◆ Activity: Could every entry be set down once more, exactly as given?

◆ Material for the task:

===============

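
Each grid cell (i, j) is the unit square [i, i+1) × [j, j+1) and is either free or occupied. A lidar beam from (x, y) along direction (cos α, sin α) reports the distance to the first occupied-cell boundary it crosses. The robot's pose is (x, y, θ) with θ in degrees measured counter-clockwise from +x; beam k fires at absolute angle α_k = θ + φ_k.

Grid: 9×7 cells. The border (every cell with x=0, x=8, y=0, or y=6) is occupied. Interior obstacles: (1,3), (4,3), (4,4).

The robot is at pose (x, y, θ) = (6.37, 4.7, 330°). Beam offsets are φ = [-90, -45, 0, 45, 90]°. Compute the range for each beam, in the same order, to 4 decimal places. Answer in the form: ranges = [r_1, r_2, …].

beam 1: φ=-90°, α=240°
  cosα=-0.5000 sinα=-0.8660 | (6,4) | tMaxX 0.7400 tMaxY 0.8083 | tΔX 2.0000 tΔY 1.1547
    t=0.7400 [x] (5,4)
    t=0.8083 [y] (5,3)
    t=1.9630 [y] (5,2)
    t=2.7400 [x] (4,2)
    t=3.1177 [y] (4,1)
    t=4.2724 [y] (4,0) — stop
  → r_1 = 4.2724
beam 2: φ=-45°, α=285°
  cosα=0.2588 sinα=-0.9659 | (6,4) | tMaxX 2.4341 tMaxY 0.7247 | tΔX 3.8637 tΔY 1.0353
    t=0.7247 [y] (6,3)
    t=1.7600 [y] (6,2)
    t=2.4341 [x] (7,2)
    t=2.7952 [y] (7,1)
    t=3.8305 [y] (7,0) — stop
  → r_2 = 3.8305
beam 3: φ=0°, α=330°
  cosα=0.8660 sinα=-0.5000 | (6,4) | tMaxX 0.7275 tMaxY 1.4000 | tΔX 1.1547 tΔY 2.0000
    t=0.7275 [x] (7,4)
    t=1.4000 [y] (7,3)
    t=1.8822 [x] (8,3) — stop
  → r_3 = 1.8822
beam 4: φ=45°, α=15°
  cosα=0.9659 sinα=0.2588 | (6,4) | tMaxX 0.6522 tMaxY 1.1591 | tΔX 1.0353 tΔY 3.8637
    t=0.6522 [x] (7,4)
    t=1.1591 [y] (7,5)
    t=1.6875 [x] (8,5) — stop
  → r_4 = 1.6875
beam 5: φ=90°, α=60°
  cosα=0.5000 sinα=0.8660 | (6,4) | tMaxX 1.2600 tMaxY 0.3464 | tΔX 2.0000 tΔY 1.1547
    t=0.3464 [y] (6,5)
    t=1.2600 [x] (7,5)
    t=1.5011 [y] (7,6) — stop
  → r_5 = 1.5011

ranges = [4.2724, 3.8305, 1.8822, 1.6875, 1.5011]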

===============

◆ Answer:
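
Each grid cell (i, j) is the unit square [i, i+1) × [j, j+1) and is either free or occupied. A lidar beam from (x, y) along direction (cos α, sin α) reports the distance to the first occupied-cell boundary it crosses. The robot's pose is (x, y, θ) with θ in degrees measured counter-clockwise from +x; beam k fires at absolute angle α_k = θ + φ_k.

Grid: 9×7 cells. The border (every cell with x=0, x=8, y=0, or y=6) is occupied. Interior obstacles: (1,3), (4,3), (4,4).

The robot is at pose (x, y, θ) = (6.37, 4.7, 330°). Beam offsets are φ = [-90, -45, 0, 45, 90]°. Compute the range for each beam, in the same order, to 4 decimal places. Answer in the form: ranges = [r_1, r_2, …].

beam 1: φ=-90°, α=240°
  cosα=-0.5000 sinα=-0.8660 | (6,4) | tMaxX 0.7400 tMaxY 0.8083 | tΔX 2.0000 tΔY 1.1547
    t=0.7400 [x] (5,4)
    t=0.8083 [y] (5,3)
    t=1.9630 [y] (5,2)
    t=2.7400 [x] (4,2)
    t=3.1177 [y] (4,1)
    t=4.2724 [y] (4,0) — stop
  → r_1 = 4.2724
beam 2: φ=-45°, α=285°
  cosα=0.2588 sinα=-0.9659 | (6,4) | tMaxX 2.4341 tMaxY 0.7247 | tΔX 3.8637 tΔY 1.0353
    t=0.7247 [y] (6,3)
    t=1.7600 [y] (6,2)
    t=2.4341 [x] (7,2)
    t=2.7952 [y] (7,1)
    t=3.8305 [y] (7,0) — stop
  → r_2 = 3.8305
beam 3: φ=0°, α=330°
  cosα=0.8660 sinα=-0.5000 | (6,4) | tMaxX 0.7275 tMaxY 1.4000 | tΔX 1.1547 tΔY 2.0000
    t=0.7275 [x] (7,4)
    t=1.4000 [y] (7,3)
    t=1.8822 [x] (8,3) — stop
  → r_3 = 1.8822
beam 4: φ=45°, α=15°
  cosα=0.9659 sinα=0.2588 | (6,4) | tMaxX 0.6522 tMaxY 1.1591 | tΔX 1.0353 tΔY 3.8637
    t=0.6522 [x] (7,4)
    t=1.1591 [y] (7,5)
    t=1.6875 [x] (8,5) — stop
  → r_4 = 1.6875
beam 5: φ=90°, α=60°
  cosα=0.5000 sinα=0.8660 | (6,4) | tMaxX 1.2600 tMaxY 0.3464 | tΔX 2.0000 tΔY 1.1547
    t=0.3464 [y] (6,5)
    t=1.2600 [x] (7,5)
    t=1.5011 [y] (7,6) — stop
  → r_5 = 1.5011

ranges = [4.2724, 3.8305, 1.8822, 1.6875, 1.5011]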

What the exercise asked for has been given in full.